--- Data section Enclosed Below ---
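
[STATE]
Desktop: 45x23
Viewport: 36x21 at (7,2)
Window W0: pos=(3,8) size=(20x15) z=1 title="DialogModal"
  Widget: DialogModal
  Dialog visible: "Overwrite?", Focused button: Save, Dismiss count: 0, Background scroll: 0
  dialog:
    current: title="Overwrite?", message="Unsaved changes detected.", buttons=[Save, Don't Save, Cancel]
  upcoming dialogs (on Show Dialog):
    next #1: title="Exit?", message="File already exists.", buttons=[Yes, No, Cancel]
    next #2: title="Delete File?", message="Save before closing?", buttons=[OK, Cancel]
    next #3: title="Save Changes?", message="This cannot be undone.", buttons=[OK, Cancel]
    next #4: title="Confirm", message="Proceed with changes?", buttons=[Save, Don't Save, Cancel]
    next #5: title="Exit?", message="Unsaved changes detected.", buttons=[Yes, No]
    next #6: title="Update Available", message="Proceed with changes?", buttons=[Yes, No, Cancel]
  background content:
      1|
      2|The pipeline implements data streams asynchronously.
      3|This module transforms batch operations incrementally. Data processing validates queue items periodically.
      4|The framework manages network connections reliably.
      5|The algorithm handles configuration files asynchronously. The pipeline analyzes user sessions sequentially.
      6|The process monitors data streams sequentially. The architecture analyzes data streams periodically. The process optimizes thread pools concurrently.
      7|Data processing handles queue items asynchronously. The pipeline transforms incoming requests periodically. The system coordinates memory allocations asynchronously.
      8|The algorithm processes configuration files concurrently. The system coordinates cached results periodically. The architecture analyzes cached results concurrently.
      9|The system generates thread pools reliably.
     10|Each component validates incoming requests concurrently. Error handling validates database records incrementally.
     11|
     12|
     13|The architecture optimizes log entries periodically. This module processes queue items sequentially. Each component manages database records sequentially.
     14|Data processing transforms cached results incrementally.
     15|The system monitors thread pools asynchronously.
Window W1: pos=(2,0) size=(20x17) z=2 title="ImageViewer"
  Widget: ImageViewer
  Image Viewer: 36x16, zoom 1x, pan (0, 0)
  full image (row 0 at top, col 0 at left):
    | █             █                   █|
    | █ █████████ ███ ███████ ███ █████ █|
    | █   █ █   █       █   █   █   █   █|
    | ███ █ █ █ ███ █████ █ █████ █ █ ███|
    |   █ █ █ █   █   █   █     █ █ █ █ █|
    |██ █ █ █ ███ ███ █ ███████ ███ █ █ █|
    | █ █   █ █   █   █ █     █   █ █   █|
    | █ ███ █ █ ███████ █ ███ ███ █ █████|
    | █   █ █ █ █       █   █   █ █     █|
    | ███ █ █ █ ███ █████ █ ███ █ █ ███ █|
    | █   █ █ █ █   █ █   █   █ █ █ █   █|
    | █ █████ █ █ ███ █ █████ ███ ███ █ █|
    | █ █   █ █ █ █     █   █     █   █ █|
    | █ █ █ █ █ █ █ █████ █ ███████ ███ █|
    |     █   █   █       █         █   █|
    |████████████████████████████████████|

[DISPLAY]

──────────────┨                     
           █  ┃                     
████████ ███ █┃                     
 █ █   █      ┃                     
 █ █ █ ███ ███┃                     
 █ █ █   █   █┃                     
 █ █ ███ ███ █┃┓                    
   █ █   █   █┃┃                    
██ █ █ ███████┃┨                    
 █ █ █ █      ┃┃                    
 █ █ █ ███ ███┃┃                    
 █ █ █ █   █ █┃┃                    
████ █ █ ███ █┃┃                    
   █ █ █ █    ┃┃                    
━━━━━━━━━━━━━━┛┃                    
[Save]  Don'│ha┃                    
────────────┘oc┃                    
 system generat┃                    
h component val┃                    
               ┃                    
━━━━━━━━━━━━━━━┛                    


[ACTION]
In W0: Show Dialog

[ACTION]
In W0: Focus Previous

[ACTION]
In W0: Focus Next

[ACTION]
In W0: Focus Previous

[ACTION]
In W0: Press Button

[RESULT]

──────────────┨                     
           █  ┃                     
████████ ███ █┃                     
 █ █   █      ┃                     
 █ █ █ ███ ███┃                     
 █ █ █   █   █┃                     
 █ █ ███ ███ █┃┓                    
   █ █   █   █┃┃                    
██ █ █ ███████┃┨                    
 █ █ █ █      ┃┃                    
 █ █ █ ███ ███┃┃                    
 █ █ █ █   █ █┃┃                    
████ █ █ ███ █┃┃                    
   █ █ █ █    ┃┃                    
━━━━━━━━━━━━━━┛┃                    
a processing ha┃                    
 algorithm proc┃                    
 system generat┃                    
h component val┃                    
               ┃                    
━━━━━━━━━━━━━━━┛                    


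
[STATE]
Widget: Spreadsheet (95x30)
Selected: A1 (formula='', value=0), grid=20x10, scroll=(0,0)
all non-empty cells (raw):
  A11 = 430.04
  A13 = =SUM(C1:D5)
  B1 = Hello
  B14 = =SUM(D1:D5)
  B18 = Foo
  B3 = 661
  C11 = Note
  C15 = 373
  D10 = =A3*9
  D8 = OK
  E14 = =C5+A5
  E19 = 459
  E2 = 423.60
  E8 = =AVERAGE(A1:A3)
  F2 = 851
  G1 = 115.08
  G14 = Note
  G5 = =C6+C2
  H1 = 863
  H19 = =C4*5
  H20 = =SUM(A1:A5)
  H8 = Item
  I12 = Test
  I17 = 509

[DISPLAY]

A1:                                                                                            
       A       B       C       D       E       F       G       H       I       J               
-----------------------------------------------------------------------------------------------
  1      [0]Hello          0       0       0       0  115.08     863       0       0           
  2        0       0       0       0  423.60     851       0       0       0       0           
  3        0     661       0       0       0       0       0       0       0       0           
  4        0       0       0       0       0       0       0       0       0       0           
  5        0       0       0       0       0       0       0       0       0       0           
  6        0       0       0       0       0       0       0       0       0       0           
  7        0       0       0       0       0       0       0       0       0       0           
  8        0       0       0OK             0       0       0Item           0       0           
  9        0       0       0       0       0       0       0       0       0       0           
 10        0       0       0       0       0       0       0       0       0       0           
 11   430.04       0Note           0       0       0       0       0       0       0           
 12        0       0       0       0       0       0       0       0Test           0           
 13        0       0       0       0       0       0       0       0       0       0           
 14        0       0       0       0       0       0Note           0       0       0           
 15        0       0     373       0       0       0       0       0       0       0           
 16        0       0       0       0       0       0       0       0       0       0           
 17        0       0       0       0       0       0       0       0     509       0           
 18        0Foo            0       0       0       0       0       0       0       0           
 19        0       0       0       0     459       0       0       0       0       0           
 20        0       0       0       0       0       0       0       0       0       0           
                                                                                               
                                                                                               
                                                                                               
                                                                                               
                                                                                               
                                                                                               
                                                                                               


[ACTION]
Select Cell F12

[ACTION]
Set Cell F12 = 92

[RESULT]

F12: 92                                                                                        
       A       B       C       D       E       F       G       H       I       J               
-----------------------------------------------------------------------------------------------
  1        0Hello          0       0       0       0  115.08     863       0       0           
  2        0       0       0       0  423.60     851       0       0       0       0           
  3        0     661       0       0       0       0       0       0       0       0           
  4        0       0       0       0       0       0       0       0       0       0           
  5        0       0       0       0       0       0       0       0       0       0           
  6        0       0       0       0       0       0       0       0       0       0           
  7        0       0       0       0       0       0       0       0       0       0           
  8        0       0       0OK             0       0       0Item           0       0           
  9        0       0       0       0       0       0       0       0       0       0           
 10        0       0       0       0       0       0       0       0       0       0           
 11   430.04       0Note           0       0       0       0       0       0       0           
 12        0       0       0       0       0    [92]       0       0Test           0           
 13        0       0       0       0       0       0       0       0       0       0           
 14        0       0       0       0       0       0Note           0       0       0           
 15        0       0     373       0       0       0       0       0       0       0           
 16        0       0       0       0       0       0       0       0       0       0           
 17        0       0       0       0       0       0       0       0     509       0           
 18        0Foo            0       0       0       0       0       0       0       0           
 19        0       0       0       0     459       0       0       0       0       0           
 20        0       0       0       0       0       0       0       0       0       0           
                                                                                               
                                                                                               
                                                                                               
                                                                                               
                                                                                               
                                                                                               
                                                                                               


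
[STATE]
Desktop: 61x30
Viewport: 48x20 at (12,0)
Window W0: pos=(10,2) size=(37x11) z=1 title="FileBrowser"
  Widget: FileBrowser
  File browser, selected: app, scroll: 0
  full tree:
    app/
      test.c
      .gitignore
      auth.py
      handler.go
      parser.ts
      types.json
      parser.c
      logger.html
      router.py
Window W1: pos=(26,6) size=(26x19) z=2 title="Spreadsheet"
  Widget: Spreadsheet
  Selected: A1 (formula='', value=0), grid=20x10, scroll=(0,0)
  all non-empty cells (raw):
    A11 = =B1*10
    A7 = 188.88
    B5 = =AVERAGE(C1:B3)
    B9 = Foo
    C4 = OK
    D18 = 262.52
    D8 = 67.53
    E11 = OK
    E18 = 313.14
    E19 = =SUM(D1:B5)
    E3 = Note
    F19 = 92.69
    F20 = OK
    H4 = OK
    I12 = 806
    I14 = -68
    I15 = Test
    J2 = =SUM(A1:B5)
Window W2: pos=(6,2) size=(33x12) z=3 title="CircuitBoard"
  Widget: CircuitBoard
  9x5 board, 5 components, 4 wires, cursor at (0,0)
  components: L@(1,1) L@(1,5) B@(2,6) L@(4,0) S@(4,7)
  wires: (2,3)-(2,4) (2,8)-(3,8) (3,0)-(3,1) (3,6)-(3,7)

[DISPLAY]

                                                
                                                
━━━━━━━━━━━━━━━━━━━━━━━━━━┓━━━━━━━┓             
uitBoard                  ┃       ┃             
──────────────────────────┨───────┨             
1 2 3 4 5 6 7 8           ┃       ┃             
]                         ┃━━━━━━━━━━━━┓        
                          ┃            ┃        
   L               L      ┃────────────┨        
                          ┃            ┃        
           · ─ ·       B  ┃   B       C┃        
                          ┃------------┃        
 ─ ·                   · ─┃       0    ┃        
━━━━━━━━━━━━━━━━━━━━━━━━━━┛       0    ┃        
              ┃  3        0       0    ┃        
              ┃  4        0       0OK  ┃        
              ┃  5        0       0    ┃        
              ┃  6        0       0    ┃        
              ┃  7   188.88       0    ┃        
              ┃  8        0       0    ┃        


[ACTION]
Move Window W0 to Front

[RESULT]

                                                
                                                
━━━━━━━━━━━━━━━━━━━━━━━━━━━━━━━━━━┓             
FileBrowser                       ┃             
──────────────────────────────────┨             
 [-] app/                         ┃             
   test.c                         ┃━━━━┓        
   .gitignore                     ┃    ┃        
   auth.py                        ┃────┨        
   handler.go                     ┃    ┃        
   parser.ts                      ┃   C┃        
   types.json                     ┃----┃        
━━━━━━━━━━━━━━━━━━━━━━━━━━━━━━━━━━┛    ┃        
━━━━━━━━━━━━━━━━━━━━━━━━━━┛       0    ┃        
              ┃  3        0       0    ┃        
              ┃  4        0       0OK  ┃        
              ┃  5        0       0    ┃        
              ┃  6        0       0    ┃        
              ┃  7   188.88       0    ┃        
              ┃  8        0       0    ┃        


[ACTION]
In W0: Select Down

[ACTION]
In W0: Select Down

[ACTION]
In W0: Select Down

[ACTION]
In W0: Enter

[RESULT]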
--- End of Enclosed Data section ---
• _Exercise requirements_: Go through the material and copy each line that contains "pipeline".

• _Answer section_:
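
      2|The pipeline implements data streams asynchronously.
      5|The algorithm handles configuration files asynchronously. The pipeline analyzes user sessions sequentially.
      7|Data processing handles queue items asynchronously. The pipeline transforms incoming requests periodically. The system coordinates memory allocations asynchronously.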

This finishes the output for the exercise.